* **How to complete this task**
Copy exactly the lines of the data below that run from the line holding "[62, -∞, 9, 67, -∞]" through the line holding "semiring zero); ∞", both ends included.

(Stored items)
────────────────

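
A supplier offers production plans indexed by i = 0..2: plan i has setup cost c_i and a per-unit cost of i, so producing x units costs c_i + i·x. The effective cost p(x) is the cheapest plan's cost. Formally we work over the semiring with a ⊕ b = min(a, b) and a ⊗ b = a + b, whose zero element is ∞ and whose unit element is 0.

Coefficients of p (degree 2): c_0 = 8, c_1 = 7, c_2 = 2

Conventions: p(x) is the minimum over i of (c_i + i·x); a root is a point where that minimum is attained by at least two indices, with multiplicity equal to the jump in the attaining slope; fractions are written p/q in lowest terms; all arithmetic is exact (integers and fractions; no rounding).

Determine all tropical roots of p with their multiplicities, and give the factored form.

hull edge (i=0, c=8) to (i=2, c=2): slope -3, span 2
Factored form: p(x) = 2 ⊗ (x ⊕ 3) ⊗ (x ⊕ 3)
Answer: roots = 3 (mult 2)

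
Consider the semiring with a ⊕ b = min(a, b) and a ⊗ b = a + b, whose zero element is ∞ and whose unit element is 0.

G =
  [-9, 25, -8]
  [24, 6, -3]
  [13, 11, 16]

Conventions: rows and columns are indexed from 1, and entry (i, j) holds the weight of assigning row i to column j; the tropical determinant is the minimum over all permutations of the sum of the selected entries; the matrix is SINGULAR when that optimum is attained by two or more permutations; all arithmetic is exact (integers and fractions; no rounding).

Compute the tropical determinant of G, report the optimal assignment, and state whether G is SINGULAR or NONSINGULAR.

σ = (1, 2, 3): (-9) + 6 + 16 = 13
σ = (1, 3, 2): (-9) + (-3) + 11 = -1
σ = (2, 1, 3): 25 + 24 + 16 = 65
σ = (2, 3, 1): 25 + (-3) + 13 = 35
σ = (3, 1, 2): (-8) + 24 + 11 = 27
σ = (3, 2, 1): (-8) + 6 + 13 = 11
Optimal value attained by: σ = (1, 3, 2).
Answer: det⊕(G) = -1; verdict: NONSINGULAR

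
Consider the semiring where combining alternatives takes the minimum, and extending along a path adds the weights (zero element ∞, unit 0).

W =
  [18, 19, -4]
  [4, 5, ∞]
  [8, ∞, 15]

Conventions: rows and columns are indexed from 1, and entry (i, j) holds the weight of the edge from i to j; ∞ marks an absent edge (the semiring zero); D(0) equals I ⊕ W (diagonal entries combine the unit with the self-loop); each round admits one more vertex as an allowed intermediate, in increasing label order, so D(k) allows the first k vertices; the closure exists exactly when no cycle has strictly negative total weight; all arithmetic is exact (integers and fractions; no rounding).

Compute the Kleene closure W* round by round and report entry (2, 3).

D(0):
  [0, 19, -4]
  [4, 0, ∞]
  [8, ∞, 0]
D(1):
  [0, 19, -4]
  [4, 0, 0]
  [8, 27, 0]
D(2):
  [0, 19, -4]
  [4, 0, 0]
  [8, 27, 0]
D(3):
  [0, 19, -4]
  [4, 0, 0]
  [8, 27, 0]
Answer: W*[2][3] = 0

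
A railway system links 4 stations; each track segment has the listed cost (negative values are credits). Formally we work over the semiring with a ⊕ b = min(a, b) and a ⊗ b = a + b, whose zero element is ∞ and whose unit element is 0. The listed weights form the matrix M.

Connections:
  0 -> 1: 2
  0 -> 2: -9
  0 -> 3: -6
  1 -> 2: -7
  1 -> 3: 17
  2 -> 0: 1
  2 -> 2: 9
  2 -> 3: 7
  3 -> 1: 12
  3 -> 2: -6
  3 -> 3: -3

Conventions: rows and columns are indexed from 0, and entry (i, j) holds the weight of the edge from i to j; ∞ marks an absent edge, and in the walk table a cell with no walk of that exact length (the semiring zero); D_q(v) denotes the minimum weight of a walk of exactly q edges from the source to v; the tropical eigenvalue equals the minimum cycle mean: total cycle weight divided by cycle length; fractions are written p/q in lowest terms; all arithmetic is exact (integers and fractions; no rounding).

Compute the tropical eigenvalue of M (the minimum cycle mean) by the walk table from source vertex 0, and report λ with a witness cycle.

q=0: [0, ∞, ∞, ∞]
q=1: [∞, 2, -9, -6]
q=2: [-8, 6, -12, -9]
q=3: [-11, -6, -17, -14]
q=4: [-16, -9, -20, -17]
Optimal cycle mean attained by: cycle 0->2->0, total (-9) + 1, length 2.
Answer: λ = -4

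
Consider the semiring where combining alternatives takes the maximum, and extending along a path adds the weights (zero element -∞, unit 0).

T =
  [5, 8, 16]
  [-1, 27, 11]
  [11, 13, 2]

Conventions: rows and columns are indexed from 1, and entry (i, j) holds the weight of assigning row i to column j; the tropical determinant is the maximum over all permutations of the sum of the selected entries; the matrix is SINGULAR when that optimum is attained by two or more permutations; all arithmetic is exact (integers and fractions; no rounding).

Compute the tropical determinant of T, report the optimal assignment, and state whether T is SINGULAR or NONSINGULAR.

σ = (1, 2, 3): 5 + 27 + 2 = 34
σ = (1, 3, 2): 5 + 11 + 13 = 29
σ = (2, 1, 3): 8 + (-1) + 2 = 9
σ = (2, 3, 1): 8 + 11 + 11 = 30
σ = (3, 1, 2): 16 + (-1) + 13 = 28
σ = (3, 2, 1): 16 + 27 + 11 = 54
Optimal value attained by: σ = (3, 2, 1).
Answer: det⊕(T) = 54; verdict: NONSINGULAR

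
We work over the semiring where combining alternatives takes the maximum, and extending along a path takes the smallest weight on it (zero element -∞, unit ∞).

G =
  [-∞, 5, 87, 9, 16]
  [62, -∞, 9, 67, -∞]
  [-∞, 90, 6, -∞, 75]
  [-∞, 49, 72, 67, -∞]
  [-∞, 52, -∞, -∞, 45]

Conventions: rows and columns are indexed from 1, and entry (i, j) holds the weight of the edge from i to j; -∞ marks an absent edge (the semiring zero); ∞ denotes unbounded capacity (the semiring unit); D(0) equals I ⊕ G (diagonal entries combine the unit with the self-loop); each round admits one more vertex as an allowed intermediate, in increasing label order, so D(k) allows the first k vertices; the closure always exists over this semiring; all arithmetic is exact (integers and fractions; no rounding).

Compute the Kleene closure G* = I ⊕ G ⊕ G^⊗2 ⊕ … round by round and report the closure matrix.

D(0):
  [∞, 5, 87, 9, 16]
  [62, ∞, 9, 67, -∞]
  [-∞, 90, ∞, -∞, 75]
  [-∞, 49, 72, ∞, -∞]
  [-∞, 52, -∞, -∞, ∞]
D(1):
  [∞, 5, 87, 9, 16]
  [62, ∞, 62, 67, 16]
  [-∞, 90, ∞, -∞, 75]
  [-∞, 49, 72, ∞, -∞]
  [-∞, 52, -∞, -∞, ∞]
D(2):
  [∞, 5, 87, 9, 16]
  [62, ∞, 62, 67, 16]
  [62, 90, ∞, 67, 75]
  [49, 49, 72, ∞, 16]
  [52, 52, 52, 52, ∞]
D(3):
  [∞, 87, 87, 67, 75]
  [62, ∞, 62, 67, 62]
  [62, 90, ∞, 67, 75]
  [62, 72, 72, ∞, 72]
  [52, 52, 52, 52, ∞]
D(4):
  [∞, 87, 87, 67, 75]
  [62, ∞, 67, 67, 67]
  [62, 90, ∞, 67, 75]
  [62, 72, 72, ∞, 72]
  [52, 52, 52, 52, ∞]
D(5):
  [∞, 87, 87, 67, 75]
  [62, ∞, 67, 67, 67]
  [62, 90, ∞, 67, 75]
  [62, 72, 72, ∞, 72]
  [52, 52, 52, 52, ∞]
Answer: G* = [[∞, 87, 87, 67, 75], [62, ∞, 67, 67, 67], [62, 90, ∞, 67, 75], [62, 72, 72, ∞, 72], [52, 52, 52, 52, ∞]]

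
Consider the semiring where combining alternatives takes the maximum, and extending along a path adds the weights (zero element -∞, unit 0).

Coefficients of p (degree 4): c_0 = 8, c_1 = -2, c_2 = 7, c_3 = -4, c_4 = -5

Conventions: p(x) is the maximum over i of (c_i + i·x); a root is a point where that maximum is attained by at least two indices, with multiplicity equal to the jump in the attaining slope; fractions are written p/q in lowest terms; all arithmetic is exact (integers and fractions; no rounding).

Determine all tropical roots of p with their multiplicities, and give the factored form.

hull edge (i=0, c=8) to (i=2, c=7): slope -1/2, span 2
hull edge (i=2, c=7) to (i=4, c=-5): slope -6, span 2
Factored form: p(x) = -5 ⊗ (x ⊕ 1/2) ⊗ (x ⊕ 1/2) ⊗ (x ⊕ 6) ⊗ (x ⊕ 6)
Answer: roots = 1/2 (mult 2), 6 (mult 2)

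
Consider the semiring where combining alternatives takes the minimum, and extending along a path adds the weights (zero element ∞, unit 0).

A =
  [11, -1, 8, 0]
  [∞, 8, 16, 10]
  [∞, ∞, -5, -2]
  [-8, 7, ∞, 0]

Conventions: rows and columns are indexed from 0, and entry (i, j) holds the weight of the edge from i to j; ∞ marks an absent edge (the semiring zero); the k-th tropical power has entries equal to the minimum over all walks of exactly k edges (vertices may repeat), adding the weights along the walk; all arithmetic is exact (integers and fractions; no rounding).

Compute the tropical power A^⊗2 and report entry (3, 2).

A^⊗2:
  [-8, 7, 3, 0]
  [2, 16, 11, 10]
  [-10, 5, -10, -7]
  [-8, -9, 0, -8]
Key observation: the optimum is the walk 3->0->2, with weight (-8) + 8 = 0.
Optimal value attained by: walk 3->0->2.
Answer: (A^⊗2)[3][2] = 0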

────────────────

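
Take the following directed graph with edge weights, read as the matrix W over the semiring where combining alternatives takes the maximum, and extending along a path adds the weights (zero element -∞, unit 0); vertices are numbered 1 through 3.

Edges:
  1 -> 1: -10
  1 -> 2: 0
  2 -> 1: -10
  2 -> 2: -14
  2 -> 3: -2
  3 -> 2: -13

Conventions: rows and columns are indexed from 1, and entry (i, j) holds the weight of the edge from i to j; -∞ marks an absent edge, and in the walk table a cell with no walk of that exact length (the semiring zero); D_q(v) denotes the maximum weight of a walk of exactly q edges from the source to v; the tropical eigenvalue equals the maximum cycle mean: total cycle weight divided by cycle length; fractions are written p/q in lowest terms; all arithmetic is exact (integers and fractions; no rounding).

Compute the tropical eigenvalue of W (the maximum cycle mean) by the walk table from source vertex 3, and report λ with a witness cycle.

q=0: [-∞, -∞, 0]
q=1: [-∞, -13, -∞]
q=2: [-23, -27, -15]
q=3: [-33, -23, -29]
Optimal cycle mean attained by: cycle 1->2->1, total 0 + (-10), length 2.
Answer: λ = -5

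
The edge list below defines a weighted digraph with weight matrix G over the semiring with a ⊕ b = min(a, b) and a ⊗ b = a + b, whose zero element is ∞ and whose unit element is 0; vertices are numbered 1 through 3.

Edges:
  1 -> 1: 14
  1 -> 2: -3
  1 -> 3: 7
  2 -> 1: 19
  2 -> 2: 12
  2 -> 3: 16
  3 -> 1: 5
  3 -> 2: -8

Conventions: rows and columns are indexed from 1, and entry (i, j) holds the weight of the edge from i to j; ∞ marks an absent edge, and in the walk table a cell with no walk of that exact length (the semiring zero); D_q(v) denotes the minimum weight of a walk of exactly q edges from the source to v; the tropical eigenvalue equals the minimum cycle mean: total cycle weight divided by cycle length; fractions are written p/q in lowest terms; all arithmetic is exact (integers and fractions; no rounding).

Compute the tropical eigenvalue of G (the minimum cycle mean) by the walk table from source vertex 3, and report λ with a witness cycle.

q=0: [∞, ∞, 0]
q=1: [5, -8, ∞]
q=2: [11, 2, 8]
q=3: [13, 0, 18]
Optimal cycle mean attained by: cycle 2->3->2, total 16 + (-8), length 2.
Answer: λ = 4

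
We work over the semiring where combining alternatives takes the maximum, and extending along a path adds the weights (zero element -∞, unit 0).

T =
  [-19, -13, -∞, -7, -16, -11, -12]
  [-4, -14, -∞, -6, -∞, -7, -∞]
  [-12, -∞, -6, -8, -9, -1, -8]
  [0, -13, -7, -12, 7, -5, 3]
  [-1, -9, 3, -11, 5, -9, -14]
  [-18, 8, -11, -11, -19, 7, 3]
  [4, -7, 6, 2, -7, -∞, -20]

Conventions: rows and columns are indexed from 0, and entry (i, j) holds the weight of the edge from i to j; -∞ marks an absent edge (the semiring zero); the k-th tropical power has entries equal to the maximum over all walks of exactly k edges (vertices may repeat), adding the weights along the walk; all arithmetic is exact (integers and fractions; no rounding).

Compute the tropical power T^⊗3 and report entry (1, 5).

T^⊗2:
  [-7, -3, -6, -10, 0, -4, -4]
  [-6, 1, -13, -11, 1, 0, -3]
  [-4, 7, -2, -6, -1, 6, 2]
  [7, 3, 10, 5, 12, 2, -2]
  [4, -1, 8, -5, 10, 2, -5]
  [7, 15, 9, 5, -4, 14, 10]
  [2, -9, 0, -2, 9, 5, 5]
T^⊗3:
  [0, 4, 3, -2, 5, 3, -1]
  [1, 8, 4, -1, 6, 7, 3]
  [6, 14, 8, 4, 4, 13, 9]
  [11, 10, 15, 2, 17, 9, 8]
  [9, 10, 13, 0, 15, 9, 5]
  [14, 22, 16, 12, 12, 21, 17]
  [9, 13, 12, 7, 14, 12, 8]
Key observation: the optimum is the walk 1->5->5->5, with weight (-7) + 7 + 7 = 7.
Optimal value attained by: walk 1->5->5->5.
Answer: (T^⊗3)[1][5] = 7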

────────────────

* **Expected answer**
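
  [62, -∞, 9, 67, -∞]
  [-∞, 90, 6, -∞, 75]
  [-∞, 49, 72, 67, -∞]
  [-∞, 52, -∞, -∞, 45]

Conventions: rows and columns are indexed from 1, and entry (i, j) holds the weight of the edge from i to j; -∞ marks an absent edge (the semiring zero); ∞ denotes unbounded capacity (the semiring unit); D(0) equals I ⊕ G (diagonal entries combine the unit with the self-loop); each round admits one more vertex as an allowed intermediate, in increasing label order, so D(k) allows the first k vertices; the closure always exists over this semiring; all arithmetic is exact (integers and fractions; no rounding).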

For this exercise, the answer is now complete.